### Your objective
Return the lines of the data below exactly. Start at the first and end with the line containing "Parameters: controller reaction time T_r = 120".

*** Data for this task Section Begins ***

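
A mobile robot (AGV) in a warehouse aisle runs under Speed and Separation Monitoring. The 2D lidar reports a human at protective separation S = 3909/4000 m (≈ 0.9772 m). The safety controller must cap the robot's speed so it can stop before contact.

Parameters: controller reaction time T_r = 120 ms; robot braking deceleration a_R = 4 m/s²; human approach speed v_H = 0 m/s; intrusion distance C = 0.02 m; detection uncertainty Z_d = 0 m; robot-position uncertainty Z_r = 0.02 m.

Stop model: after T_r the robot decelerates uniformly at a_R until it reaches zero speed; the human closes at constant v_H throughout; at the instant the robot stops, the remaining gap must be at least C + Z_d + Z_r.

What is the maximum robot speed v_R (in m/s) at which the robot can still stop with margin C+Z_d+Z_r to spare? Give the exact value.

collect terms ⇒ (1/8)·v_R² + (3/25)·v_R + (-3749/4000) = 0
  disc = (3/25)² − 4·(1/8)·(-3749/4000) = 19321/40000 ; √disc = 139/200
  v_R = (−(3/25) + 139/200) / (2·(1/8)) = 23/10 m/s
check:
braking lasts T_s = (23/10)/4 = 0.5750 s
robot in T_r: 2.3000·0.1200 = 0.2760 m
robot covers 2.3000·0.5750 − ½·4.0000·0.5750² = 0.6613 m while stopping
human closes 0.0000·0.6950 = 0.0000 m
C+Z_d+Z_r = 0.0200+0.0000+0.0200 = 0.0400 m
sum ≈ 0.2760+0.6613+0.0000+0.0400 ≈ 0.9772 m = S ✓

v_R_max = 23/10 m/s = 2.3000 m/s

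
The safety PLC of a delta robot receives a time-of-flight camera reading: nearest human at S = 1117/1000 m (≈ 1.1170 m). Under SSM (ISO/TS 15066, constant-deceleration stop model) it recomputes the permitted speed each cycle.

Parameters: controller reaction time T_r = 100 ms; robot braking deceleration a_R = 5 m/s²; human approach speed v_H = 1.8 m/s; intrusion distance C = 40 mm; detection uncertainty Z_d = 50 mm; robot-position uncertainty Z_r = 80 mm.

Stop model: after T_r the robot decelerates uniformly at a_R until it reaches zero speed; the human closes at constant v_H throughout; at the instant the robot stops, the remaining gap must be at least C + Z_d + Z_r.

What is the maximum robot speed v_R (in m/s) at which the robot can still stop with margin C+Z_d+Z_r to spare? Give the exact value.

quadratic (1/10)·v² + (23/50)·v + (-767/1000) = 0
  disc = (23/50)² − 4·(1/10)·(-767/1000) = 324/625 ; √disc = 18/25
  v_R = (−(23/50) + 18/25) / (2·(1/10)) = 13/10 m/s
check:
T_s = v_R/a_R = (13/10)/5 = 0.2600 s
reaction-phase robot travel = 1.3000·0.1000 = 0.1300 m
robot covers 1.3000·0.2600 − ½·5.0000·0.2600² = 0.1690 m while stopping
human closes 1.8000·0.3600 = 0.6480 m
margins: 0.0400+0.0500+0.0800 = 0.1700 m
sum ≈ 0.1300+0.1690+0.6480+0.1700 ≈ 1.1170 m = S ✓

v_R_max = 13/10 m/s = 1.3000 m/s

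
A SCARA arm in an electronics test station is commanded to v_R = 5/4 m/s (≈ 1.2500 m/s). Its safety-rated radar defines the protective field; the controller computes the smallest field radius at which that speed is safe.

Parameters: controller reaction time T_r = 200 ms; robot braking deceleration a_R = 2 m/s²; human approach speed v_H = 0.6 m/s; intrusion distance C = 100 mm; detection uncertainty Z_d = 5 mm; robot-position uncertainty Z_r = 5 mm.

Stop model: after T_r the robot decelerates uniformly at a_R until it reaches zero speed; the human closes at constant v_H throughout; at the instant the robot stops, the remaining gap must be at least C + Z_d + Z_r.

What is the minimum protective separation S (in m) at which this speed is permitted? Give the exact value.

S_min = 1993/1600 m = 1.2456 m

braking lasts T_s = (5/4)/2 = 0.6250 s
reaction-phase robot travel = 1.2500·0.2000 = 0.2500 m
robot covers 1.2500·0.6250 − ½·2.0000·0.6250² = 0.3906 m while stopping
human closes 0.6000·0.8250 = 0.4950 m
C+Z_d+Z_r = 0.1000+0.0050+0.0050 = 0.1100 m
S_min ≈ 0.2500+0.3906+0.4950+0.1100  ⇒  S_min = 1993/1600 m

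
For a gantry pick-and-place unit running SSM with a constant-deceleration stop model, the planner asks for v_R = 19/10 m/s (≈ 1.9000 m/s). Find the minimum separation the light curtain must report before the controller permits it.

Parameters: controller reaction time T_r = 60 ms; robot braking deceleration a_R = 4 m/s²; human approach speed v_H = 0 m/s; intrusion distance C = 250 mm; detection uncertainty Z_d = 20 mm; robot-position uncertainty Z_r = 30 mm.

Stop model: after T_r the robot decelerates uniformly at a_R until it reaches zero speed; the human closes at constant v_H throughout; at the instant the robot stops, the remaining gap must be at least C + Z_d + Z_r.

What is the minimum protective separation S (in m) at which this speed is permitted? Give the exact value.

S_min = 3461/4000 m = 0.8652 m

braking lasts T_s = (19/10)/4 = 0.4750 s
reaction-phase robot travel = 1.9000·0.0600 = 0.1140 m
robot under decel: 1.9000²/(2·4.0000) = 0.4512 m
human closes 0.0000·0.5350 = 0.0000 m
residual clearance needed = 0.2500+0.0200+0.0300 = 0.3000 m
S_min ≈ 0.1140+0.4512+0.0000+0.3000  ⇒  S_min = 3461/4000 m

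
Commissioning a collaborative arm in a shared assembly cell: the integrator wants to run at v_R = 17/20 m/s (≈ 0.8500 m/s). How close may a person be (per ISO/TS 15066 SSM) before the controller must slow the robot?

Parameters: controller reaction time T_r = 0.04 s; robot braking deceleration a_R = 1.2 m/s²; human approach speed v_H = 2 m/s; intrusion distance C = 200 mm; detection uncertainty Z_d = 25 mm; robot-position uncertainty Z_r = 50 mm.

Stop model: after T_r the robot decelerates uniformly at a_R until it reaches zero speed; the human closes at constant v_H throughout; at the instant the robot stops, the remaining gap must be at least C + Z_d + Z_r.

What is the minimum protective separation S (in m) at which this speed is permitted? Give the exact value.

S_min = 50561/24000 m = 2.1067 m

stop time T_s = (17/20)/(6/5) = 0.7083 s
robot in T_r: 0.8500·0.0400 = 0.0340 m
braking distance = 0.8500²/(2·1.2000) = 0.3010 m
human closes 2.0000·0.7483 = 1.4967 m
margins: 0.2000+0.0250+0.0500 = 0.2750 m
S_min ≈ 0.0340+0.3010+1.4967+0.2750  ⇒  S_min = 50561/24000 m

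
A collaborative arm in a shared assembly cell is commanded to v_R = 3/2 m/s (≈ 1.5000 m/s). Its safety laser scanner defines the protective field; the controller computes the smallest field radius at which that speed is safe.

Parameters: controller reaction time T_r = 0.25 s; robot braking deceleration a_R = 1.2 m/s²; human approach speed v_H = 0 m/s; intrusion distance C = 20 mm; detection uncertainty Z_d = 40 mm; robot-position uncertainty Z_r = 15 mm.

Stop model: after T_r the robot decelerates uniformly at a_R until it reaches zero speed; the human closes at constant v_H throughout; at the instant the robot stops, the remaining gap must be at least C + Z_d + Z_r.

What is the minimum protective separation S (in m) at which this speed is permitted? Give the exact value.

T_s = v_R/a_R = (3/2)/(6/5) = 1.2500 s
robot covers v_R·T_r = 1.5000·0.2500 = 0.3750 m before braking
robot under decel: 1.5000²/(2·1.2000) = 0.9375 m
human closes 0.0000·1.5000 = 0.0000 m
C+Z_d+Z_r = 0.0200+0.0400+0.0150 = 0.0750 m
S_min ≈ 0.3750+0.9375+0.0000+0.0750  ⇒  S_min = 111/80 m

S_min = 111/80 m = 1.3875 m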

*** Data for this task Section Ends ***

### Exercise result
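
A mobile robot (AGV) in a warehouse aisle runs under Speed and Separation Monitoring. The 2D lidar reports a human at protective separation S = 3909/4000 m (≈ 0.9772 m). The safety controller must cap the robot's speed so it can stop before contact.

Parameters: controller reaction time T_r = 120 ms; robot braking deceleration a_R = 4 m/s²; human approach speed v_H = 0 m/s; intrusion distance C = 0.02 m; detection uncertainty Z_d = 0 m; robot-position uncertainty Z_r = 0.02 m.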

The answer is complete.